Saved entries:
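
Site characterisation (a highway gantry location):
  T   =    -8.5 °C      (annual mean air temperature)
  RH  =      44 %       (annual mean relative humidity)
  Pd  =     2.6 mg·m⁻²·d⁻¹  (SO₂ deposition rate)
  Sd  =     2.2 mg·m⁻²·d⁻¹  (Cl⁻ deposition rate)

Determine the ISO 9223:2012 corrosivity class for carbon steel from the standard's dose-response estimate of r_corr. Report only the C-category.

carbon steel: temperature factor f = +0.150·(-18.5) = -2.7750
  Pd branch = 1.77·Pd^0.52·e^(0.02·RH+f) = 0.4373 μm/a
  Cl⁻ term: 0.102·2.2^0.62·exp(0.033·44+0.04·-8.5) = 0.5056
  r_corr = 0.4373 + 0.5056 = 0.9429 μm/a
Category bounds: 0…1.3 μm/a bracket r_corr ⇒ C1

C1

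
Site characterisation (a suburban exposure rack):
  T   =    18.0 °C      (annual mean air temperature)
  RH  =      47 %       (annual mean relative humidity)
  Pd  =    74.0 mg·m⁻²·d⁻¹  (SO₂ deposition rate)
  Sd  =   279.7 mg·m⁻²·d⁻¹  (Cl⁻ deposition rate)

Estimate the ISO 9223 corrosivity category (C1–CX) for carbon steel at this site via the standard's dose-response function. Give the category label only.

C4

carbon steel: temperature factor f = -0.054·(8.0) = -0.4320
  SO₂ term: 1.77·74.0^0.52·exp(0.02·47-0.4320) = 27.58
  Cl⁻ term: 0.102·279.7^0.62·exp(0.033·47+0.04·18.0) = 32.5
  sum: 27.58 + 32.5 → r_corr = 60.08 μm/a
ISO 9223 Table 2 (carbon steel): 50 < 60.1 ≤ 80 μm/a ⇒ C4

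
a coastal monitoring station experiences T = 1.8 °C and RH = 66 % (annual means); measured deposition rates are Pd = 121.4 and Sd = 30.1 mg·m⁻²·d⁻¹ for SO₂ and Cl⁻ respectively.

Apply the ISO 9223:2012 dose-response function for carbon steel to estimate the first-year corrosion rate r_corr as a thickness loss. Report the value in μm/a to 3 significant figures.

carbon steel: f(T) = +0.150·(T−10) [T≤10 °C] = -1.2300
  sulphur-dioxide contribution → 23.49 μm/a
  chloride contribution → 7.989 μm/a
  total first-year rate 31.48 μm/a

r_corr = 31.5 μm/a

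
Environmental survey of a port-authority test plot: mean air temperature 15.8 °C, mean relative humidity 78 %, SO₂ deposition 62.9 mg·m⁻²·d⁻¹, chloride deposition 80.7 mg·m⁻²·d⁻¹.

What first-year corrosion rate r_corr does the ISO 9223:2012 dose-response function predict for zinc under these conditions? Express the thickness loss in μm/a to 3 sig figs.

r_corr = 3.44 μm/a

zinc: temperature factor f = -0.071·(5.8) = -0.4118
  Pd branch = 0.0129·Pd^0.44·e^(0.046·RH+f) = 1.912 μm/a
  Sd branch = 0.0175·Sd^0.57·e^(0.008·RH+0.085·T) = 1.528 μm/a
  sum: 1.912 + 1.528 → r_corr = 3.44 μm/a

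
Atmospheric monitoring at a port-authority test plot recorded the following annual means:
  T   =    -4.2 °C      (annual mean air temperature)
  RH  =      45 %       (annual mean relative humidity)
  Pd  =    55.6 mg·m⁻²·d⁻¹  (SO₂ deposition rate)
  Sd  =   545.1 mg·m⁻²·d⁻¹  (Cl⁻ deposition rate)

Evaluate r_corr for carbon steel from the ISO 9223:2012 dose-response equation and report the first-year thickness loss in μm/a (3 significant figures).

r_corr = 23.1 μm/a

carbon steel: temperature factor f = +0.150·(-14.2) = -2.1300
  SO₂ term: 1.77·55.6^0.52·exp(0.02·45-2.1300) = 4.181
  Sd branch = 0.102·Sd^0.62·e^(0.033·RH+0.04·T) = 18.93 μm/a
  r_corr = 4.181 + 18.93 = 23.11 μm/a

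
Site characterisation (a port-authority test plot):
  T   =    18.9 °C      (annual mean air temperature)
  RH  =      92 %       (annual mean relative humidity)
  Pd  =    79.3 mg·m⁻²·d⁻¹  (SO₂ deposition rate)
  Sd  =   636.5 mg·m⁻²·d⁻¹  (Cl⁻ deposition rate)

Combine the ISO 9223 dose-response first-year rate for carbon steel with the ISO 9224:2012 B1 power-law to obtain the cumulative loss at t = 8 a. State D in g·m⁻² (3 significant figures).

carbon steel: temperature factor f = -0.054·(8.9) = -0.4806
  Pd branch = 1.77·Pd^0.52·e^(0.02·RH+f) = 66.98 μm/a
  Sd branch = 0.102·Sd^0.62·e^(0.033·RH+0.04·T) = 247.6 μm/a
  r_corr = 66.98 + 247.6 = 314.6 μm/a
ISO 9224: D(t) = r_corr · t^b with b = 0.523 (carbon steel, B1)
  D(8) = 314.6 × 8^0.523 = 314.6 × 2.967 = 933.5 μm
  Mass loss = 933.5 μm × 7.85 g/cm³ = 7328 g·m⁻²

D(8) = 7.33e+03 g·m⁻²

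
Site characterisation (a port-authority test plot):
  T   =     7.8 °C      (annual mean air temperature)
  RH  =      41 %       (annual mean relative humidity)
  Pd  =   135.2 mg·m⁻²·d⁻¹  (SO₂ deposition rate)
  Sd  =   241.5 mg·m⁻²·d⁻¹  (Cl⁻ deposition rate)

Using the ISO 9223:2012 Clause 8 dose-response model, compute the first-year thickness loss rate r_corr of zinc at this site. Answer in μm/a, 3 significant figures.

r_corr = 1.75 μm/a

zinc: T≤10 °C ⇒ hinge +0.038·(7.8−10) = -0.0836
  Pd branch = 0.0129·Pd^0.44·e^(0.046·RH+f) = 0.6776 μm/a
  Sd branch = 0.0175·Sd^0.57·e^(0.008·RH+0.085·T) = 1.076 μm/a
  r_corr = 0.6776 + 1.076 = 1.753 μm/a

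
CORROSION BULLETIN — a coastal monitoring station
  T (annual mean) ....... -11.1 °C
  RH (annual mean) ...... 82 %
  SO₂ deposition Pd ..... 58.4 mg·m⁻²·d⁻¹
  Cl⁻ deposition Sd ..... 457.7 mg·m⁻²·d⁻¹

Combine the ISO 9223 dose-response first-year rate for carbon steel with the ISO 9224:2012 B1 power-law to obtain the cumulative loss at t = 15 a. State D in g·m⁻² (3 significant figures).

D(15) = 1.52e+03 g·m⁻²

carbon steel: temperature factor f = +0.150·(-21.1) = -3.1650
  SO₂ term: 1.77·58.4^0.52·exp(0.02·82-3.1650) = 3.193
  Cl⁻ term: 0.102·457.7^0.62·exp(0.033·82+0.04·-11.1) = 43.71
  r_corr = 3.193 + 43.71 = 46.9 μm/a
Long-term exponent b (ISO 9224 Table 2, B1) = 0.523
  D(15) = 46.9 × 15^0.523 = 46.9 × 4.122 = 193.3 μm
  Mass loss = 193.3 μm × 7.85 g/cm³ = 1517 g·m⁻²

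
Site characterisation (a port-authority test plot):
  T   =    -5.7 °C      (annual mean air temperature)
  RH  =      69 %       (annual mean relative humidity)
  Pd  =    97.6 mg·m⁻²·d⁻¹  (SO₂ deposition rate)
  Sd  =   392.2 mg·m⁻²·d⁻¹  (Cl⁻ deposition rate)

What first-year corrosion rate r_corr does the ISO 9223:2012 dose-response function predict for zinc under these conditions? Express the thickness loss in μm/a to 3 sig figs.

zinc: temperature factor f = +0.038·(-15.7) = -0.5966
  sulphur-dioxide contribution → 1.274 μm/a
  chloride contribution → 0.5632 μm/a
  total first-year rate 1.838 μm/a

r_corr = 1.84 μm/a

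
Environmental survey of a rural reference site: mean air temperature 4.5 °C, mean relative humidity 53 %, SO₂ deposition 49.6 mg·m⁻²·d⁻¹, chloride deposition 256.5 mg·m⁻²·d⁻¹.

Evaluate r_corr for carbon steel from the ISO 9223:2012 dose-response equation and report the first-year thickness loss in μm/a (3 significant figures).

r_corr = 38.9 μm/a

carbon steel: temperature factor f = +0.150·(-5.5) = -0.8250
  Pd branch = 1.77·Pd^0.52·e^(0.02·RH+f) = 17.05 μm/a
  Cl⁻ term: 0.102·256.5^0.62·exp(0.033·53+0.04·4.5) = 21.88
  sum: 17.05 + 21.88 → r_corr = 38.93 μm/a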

ACTION ITEM
For this exercise, repeat exactly the lines of the data above from the one with "CORROSION BULLETIN —" down to the one with "Cl⁻ deposition Sd ..... 457.7 mg·m⁻²·d⁻¹", both end lines included.

EXERCISE ANSWER
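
CORROSION BULLETIN — a coastal monitoring station
  T (annual mean) ....... -11.1 °C
  RH (annual mean) ...... 82 %
  SO₂ deposition Pd ..... 58.4 mg·m⁻²·d⁻¹
  Cl⁻ deposition Sd ..... 457.7 mg·m⁻²·d⁻¹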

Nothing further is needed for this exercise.